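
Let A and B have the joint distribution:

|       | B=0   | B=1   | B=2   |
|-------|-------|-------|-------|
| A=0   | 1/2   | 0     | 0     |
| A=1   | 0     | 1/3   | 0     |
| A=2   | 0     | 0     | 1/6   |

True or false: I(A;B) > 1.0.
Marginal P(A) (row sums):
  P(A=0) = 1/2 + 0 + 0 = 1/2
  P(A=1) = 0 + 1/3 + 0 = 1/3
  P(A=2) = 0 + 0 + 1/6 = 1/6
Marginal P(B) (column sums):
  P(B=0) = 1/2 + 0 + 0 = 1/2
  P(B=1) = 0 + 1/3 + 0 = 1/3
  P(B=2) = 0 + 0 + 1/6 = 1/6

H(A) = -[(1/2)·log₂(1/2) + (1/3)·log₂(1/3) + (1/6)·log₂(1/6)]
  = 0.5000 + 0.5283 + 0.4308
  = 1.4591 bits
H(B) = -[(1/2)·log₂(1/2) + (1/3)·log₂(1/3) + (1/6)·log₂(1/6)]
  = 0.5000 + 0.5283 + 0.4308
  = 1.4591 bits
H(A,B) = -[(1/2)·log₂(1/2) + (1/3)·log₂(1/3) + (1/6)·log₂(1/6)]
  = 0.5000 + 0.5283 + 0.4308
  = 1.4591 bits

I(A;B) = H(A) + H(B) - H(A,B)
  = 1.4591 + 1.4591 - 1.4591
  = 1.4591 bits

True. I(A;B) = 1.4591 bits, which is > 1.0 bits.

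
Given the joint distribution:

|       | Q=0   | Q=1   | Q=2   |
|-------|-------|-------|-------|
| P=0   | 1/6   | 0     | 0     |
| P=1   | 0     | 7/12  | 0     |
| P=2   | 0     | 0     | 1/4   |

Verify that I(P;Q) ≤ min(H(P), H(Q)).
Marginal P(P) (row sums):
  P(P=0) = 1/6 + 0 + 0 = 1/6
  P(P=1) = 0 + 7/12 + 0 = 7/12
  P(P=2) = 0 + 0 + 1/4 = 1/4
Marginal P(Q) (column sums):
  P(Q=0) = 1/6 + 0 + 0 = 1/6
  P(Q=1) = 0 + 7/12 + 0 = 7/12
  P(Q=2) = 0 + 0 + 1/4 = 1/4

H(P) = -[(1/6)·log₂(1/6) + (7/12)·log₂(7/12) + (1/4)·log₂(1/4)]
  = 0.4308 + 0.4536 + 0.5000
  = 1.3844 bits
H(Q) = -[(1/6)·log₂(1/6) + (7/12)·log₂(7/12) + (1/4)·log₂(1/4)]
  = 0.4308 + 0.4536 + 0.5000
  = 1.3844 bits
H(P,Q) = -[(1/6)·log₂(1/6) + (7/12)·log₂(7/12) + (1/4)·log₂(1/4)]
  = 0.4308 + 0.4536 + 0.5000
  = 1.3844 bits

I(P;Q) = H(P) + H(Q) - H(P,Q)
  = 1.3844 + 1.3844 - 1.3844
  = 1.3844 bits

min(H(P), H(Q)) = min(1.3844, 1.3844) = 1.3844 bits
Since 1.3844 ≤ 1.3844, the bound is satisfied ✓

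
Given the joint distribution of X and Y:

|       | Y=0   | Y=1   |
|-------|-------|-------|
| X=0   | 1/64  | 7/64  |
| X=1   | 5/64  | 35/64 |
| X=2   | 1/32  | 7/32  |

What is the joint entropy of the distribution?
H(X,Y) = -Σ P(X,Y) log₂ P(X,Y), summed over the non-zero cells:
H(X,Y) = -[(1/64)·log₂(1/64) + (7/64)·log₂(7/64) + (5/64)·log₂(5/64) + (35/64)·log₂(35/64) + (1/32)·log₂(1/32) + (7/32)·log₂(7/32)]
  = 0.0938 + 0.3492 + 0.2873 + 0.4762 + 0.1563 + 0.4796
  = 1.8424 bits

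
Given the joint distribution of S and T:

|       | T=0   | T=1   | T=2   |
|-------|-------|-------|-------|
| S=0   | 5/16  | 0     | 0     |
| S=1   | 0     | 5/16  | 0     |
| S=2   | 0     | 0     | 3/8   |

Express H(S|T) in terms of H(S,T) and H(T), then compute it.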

════

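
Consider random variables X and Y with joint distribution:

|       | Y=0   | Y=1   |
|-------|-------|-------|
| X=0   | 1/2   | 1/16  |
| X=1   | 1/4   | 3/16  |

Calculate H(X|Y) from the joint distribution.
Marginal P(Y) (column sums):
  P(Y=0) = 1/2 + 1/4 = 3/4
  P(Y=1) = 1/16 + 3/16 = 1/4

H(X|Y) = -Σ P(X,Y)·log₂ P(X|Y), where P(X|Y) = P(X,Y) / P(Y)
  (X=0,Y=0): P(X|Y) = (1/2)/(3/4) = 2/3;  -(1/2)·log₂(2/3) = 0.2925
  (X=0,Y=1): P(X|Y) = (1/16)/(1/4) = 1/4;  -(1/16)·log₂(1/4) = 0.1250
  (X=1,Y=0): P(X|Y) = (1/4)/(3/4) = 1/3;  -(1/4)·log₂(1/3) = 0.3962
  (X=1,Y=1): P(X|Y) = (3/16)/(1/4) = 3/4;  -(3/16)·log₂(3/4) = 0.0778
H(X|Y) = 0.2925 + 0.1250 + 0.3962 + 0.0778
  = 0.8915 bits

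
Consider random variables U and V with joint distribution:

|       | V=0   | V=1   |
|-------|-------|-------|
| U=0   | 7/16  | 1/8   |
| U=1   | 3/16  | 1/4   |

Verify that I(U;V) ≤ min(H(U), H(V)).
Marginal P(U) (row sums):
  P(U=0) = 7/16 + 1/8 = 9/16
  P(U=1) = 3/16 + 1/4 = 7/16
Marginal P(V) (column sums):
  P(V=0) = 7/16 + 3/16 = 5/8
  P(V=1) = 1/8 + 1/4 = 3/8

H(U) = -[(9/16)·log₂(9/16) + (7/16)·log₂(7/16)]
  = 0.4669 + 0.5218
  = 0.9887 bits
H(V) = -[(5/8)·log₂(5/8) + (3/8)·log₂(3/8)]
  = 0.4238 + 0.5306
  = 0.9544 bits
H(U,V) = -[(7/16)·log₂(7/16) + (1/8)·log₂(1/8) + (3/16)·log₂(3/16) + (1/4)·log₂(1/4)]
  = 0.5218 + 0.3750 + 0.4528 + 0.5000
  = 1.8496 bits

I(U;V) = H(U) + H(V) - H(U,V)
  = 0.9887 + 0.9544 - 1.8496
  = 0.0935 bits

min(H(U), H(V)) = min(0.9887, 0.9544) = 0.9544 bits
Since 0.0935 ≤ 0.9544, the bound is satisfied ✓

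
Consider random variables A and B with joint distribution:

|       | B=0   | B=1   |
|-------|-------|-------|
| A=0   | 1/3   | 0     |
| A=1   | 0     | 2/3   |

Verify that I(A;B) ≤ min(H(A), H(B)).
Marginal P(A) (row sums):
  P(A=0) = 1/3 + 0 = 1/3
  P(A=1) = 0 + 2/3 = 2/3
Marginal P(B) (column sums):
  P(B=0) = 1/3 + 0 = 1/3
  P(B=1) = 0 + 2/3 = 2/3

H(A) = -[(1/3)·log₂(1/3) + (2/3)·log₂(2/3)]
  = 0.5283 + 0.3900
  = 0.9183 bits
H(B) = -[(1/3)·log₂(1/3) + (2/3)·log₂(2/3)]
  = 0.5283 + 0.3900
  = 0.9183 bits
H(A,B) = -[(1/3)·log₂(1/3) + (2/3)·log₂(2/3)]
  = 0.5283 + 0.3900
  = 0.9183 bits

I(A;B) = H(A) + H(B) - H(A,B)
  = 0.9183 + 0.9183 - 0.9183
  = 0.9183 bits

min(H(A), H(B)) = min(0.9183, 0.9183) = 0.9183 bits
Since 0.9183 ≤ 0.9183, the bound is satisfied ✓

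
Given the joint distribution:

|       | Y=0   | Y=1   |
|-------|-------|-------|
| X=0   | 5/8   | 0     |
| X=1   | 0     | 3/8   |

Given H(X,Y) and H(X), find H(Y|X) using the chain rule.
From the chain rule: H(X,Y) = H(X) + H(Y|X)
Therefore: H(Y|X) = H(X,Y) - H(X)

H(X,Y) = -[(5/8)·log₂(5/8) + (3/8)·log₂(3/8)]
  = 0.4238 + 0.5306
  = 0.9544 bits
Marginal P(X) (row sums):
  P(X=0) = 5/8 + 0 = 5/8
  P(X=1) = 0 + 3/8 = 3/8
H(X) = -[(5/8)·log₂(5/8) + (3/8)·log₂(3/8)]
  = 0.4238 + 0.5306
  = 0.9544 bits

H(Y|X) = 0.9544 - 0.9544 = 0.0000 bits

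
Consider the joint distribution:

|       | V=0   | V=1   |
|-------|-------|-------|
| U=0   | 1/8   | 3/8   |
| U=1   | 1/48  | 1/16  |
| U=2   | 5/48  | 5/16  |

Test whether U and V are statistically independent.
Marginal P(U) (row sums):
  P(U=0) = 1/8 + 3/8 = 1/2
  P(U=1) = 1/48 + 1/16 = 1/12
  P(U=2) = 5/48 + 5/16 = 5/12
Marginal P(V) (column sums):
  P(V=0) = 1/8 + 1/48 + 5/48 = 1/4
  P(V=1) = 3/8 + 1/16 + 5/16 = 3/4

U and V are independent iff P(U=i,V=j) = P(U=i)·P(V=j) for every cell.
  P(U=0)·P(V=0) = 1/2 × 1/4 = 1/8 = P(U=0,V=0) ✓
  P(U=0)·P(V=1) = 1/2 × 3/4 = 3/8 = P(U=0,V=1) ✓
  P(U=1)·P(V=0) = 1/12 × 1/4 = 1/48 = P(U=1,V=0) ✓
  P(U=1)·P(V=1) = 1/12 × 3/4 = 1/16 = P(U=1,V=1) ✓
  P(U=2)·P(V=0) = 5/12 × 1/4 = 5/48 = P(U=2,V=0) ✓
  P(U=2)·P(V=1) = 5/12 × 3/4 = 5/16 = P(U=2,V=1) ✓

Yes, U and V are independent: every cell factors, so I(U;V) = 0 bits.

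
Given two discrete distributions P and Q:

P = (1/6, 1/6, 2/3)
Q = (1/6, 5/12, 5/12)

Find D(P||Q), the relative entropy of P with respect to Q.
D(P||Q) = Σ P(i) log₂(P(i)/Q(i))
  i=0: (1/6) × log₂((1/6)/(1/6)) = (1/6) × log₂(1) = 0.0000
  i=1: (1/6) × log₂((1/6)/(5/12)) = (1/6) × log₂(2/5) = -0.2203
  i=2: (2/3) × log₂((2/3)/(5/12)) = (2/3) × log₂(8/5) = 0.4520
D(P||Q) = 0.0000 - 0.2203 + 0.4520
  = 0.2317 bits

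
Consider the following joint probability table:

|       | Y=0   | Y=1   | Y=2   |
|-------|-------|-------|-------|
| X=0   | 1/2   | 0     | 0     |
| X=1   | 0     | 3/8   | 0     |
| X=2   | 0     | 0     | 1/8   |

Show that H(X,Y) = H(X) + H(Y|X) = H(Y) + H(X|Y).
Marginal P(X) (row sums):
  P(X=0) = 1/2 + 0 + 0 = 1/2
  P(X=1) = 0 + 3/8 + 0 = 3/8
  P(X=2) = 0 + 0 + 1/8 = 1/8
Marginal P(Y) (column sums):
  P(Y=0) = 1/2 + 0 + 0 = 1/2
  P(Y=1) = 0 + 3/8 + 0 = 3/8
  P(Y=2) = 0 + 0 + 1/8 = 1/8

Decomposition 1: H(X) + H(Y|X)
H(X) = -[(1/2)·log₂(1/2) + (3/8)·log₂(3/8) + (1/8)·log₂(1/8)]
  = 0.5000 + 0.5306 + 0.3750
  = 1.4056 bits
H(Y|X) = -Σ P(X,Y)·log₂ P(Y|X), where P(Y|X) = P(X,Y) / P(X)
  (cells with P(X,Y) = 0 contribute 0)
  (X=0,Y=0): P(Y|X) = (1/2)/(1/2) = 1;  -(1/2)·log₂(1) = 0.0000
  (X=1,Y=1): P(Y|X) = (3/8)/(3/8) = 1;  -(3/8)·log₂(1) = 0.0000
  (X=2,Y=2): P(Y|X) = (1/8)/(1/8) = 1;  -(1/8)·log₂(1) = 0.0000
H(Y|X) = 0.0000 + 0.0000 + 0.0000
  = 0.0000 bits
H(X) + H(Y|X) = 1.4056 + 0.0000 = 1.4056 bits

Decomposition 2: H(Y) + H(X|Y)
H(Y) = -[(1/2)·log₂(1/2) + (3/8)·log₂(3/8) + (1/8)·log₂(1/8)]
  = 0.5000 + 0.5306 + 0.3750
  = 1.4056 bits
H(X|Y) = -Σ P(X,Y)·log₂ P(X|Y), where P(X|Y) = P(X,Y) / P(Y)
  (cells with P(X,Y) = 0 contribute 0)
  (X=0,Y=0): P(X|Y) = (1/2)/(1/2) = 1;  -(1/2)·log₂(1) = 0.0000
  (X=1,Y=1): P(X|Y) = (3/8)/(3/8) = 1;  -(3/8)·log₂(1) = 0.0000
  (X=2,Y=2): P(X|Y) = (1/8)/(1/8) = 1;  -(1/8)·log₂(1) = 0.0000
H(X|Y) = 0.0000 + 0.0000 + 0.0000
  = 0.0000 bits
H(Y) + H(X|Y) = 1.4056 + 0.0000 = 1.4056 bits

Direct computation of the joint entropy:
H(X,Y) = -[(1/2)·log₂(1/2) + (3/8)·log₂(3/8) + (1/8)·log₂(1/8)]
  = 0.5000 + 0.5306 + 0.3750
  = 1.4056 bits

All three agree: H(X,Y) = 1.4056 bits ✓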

════

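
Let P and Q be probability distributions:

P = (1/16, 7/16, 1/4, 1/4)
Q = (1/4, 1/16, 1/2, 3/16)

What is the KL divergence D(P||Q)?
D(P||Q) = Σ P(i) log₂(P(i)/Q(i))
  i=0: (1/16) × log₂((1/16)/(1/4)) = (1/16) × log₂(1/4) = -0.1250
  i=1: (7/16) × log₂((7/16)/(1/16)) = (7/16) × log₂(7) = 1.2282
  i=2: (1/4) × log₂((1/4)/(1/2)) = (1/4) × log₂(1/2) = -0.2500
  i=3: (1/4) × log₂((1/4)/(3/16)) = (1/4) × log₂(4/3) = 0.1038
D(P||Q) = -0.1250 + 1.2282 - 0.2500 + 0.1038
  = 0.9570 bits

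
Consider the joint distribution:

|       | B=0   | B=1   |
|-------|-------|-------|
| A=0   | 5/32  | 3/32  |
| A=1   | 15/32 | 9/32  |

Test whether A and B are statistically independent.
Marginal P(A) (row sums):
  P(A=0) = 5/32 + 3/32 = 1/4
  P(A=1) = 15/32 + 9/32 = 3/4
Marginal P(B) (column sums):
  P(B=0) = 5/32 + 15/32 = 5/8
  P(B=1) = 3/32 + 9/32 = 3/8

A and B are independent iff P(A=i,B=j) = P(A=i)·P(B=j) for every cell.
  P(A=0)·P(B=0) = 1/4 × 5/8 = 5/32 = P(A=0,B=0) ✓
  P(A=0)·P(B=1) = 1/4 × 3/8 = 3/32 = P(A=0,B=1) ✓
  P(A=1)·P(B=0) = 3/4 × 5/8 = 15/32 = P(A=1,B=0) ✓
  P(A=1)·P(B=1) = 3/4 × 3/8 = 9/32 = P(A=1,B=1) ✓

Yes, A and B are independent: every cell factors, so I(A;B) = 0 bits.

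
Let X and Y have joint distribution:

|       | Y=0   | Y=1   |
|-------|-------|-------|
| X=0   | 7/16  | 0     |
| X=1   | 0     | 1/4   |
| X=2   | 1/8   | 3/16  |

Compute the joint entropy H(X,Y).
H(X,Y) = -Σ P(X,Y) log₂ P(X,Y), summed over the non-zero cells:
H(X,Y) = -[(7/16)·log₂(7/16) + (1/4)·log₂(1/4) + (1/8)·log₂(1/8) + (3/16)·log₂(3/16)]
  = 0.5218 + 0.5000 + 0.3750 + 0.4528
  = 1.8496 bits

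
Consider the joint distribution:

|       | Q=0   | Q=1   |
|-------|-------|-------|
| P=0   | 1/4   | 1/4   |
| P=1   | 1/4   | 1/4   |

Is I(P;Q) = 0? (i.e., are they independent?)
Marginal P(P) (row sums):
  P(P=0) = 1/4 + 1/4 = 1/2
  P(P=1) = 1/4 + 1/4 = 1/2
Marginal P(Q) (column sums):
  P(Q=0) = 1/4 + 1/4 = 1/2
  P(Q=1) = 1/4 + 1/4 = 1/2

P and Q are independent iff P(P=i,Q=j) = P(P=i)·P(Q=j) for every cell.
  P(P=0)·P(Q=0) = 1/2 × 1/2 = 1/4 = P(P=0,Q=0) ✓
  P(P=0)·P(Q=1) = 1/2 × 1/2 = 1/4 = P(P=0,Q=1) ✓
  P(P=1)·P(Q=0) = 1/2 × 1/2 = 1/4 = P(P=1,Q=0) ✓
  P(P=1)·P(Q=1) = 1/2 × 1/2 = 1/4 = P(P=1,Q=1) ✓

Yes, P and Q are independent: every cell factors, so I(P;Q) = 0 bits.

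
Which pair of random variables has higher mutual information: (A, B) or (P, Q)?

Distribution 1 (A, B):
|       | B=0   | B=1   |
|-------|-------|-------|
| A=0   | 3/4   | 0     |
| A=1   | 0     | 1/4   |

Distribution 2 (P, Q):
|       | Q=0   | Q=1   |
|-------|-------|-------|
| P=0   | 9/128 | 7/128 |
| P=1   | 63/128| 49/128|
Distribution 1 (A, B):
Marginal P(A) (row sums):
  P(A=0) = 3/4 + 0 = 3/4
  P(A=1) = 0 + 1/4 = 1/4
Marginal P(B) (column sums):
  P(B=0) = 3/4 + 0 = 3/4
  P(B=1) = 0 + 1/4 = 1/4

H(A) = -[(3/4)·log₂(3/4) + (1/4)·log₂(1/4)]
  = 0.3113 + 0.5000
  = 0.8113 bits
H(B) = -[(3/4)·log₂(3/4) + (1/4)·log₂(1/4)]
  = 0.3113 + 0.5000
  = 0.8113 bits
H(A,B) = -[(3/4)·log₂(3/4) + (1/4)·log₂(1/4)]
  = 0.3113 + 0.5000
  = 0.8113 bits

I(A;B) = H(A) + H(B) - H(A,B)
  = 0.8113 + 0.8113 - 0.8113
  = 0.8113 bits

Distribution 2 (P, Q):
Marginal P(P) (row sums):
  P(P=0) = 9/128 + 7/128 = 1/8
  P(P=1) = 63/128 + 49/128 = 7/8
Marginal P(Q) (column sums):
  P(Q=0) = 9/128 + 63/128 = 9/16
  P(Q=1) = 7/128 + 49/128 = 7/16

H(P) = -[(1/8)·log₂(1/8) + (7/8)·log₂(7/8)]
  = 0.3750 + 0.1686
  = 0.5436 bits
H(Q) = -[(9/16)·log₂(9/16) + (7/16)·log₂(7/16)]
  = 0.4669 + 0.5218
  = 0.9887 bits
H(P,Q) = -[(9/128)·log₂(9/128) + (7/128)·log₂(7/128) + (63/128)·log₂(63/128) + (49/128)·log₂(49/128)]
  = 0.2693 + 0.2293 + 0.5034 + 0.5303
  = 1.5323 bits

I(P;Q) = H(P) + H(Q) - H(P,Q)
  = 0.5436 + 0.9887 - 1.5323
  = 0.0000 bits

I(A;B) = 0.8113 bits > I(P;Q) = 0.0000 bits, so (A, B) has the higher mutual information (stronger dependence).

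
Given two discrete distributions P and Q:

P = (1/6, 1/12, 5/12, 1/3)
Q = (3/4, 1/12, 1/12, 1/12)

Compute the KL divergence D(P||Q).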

════

### WHAT IS NEEDED:
Reproduce each line of the material containing the word "have".

### SOLUTION FOR THIS PROBLEM:
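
Let A and B have the joint distribution:
Let X and Y have joint distribution: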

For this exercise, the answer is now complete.